* _Saved entries_
◆ ◆ ◆
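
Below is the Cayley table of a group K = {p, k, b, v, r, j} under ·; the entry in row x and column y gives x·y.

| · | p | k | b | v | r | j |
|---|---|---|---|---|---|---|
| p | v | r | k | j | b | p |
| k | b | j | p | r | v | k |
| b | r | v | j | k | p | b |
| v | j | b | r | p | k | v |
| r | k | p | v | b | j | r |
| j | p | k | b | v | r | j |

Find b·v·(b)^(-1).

The identity is j. In row b, the entry j sits in column b, so b^(-1) = b.
b·v = k
k·b = p

p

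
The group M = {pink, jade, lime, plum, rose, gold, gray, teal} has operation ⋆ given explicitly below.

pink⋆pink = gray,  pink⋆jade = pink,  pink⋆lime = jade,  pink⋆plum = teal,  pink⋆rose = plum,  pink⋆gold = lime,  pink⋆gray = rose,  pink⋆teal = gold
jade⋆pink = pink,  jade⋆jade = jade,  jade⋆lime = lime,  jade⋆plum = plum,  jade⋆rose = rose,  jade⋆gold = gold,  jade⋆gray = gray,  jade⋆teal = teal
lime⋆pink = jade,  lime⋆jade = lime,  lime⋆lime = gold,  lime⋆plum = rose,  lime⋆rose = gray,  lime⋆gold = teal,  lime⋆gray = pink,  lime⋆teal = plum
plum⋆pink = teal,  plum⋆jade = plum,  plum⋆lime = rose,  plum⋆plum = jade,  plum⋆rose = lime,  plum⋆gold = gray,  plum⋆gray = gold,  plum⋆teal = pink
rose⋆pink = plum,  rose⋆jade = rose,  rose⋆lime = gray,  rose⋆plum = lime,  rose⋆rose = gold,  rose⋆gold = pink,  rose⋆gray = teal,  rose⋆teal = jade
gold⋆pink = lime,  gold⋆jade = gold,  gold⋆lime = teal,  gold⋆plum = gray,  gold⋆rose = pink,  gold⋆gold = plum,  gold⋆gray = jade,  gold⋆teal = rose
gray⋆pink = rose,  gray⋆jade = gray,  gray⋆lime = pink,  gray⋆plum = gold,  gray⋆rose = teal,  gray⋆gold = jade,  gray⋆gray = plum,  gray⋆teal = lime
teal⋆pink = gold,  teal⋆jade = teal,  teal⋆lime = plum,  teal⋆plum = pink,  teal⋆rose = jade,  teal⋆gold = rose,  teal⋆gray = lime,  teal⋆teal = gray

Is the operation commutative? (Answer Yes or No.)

Yes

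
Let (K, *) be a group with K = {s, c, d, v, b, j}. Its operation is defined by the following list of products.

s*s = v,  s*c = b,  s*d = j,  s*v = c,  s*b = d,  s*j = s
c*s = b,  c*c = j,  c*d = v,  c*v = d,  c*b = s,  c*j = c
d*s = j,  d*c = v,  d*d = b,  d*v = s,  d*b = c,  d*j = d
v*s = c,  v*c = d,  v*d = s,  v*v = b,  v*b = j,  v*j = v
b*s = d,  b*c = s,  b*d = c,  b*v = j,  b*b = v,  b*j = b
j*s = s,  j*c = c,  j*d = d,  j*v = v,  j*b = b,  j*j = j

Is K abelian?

Yes

Check whether the table is symmetric across its main diagonal.
Every entry (row x, col y) equals the entry (row y, col x), so K is abelian.
(In fact K ≅ the cyclic group Z_6.)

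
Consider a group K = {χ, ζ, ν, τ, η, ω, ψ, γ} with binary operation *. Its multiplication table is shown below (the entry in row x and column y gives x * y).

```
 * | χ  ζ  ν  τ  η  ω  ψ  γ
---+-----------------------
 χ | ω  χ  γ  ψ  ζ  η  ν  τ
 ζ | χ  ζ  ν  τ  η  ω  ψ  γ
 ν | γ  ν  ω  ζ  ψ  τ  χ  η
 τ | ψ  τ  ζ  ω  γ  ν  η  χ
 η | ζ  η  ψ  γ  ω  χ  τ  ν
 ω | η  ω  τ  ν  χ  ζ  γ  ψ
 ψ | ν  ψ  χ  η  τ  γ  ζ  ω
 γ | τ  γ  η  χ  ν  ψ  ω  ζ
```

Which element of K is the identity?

The identity e satisfies e * x = x for all x, so its row in the table reproduces the column headers.
Row ζ reads: χ, ζ, ν, τ, η, ω, ψ, γ — exactly the header order. So ζ is the identity.

ζ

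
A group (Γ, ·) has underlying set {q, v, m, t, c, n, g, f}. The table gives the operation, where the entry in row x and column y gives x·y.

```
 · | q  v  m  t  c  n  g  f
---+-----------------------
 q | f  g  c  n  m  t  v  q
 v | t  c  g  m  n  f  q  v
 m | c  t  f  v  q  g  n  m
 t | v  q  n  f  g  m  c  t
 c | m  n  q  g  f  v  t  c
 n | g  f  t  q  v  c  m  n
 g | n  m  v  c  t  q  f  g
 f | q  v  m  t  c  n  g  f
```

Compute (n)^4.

n^1 = n
n^2 = n·n = c
n^3 = c·n = v
n^4 = v·n = f

f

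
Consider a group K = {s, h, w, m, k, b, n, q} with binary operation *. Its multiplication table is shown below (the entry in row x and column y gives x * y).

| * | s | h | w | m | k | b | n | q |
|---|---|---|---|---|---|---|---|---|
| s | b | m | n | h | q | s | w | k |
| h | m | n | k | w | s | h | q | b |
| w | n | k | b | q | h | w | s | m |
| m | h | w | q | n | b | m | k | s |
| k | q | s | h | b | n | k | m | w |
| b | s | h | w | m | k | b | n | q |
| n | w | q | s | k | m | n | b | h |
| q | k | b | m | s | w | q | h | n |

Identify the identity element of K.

b

The identity e satisfies e * x = x for all x, so its row in the table reproduces the column headers.
Row b reads: s, h, w, m, k, b, n, q — exactly the header order. So b is the identity.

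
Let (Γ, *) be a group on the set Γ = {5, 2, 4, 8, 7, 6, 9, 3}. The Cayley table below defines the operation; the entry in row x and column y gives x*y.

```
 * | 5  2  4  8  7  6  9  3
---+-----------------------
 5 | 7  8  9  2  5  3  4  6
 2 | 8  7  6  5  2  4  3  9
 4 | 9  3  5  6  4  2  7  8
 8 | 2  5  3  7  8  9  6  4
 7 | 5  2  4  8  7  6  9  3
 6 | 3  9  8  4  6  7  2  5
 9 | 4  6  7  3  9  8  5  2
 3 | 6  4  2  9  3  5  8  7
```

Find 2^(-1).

First locate the identity: row 7 matches the header, so 7 is the identity.
Scan row 2 for 7: 2*2 = 7. Hence 2^(-1) = 2.
(Structurally, Γ here is isomorphic to the dihedral group D_4.)

2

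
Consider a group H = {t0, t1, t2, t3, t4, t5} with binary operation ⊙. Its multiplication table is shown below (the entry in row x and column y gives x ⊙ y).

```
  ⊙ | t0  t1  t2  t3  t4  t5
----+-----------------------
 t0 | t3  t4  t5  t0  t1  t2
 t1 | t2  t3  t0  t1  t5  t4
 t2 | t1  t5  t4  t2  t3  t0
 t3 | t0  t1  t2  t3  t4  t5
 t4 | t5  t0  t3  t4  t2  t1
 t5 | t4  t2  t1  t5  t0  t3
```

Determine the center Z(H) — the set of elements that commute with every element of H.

An element z is central iff its row equals its column in the table.
For t4: t4 ⊙ t5 = t1 ≠ t0 = t5 ⊙ t4, so t4 ∉ Z.
Checking each element this way leaves Z(H) = {t3}.

{t3}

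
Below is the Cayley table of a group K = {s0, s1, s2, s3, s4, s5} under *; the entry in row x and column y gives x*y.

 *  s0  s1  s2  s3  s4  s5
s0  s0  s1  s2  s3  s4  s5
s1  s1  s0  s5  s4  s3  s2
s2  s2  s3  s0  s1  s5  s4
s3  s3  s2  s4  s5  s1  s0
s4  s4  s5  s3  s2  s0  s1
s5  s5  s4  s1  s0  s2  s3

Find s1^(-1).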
◆ ◆ ◆
* _WHAT IS REQUIRED_
Match on "shown" and report each line of the data above that has it.

* _WRITTEN SOLUTION_
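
Consider a group K = {χ, ζ, ν, τ, η, ω, ψ, γ} with binary operation *. Its multiplication table is shown below (the entry in row x and column y gives x * y).
Consider a group K = {s, h, w, m, k, b, n, q} with binary operation *. Its multiplication table is shown below (the entry in row x and column y gives x * y).
Consider a group H = {t0, t1, t2, t3, t4, t5} with binary operation ⊙. Its multiplication table is shown below (the entry in row x and column y gives x ⊙ y).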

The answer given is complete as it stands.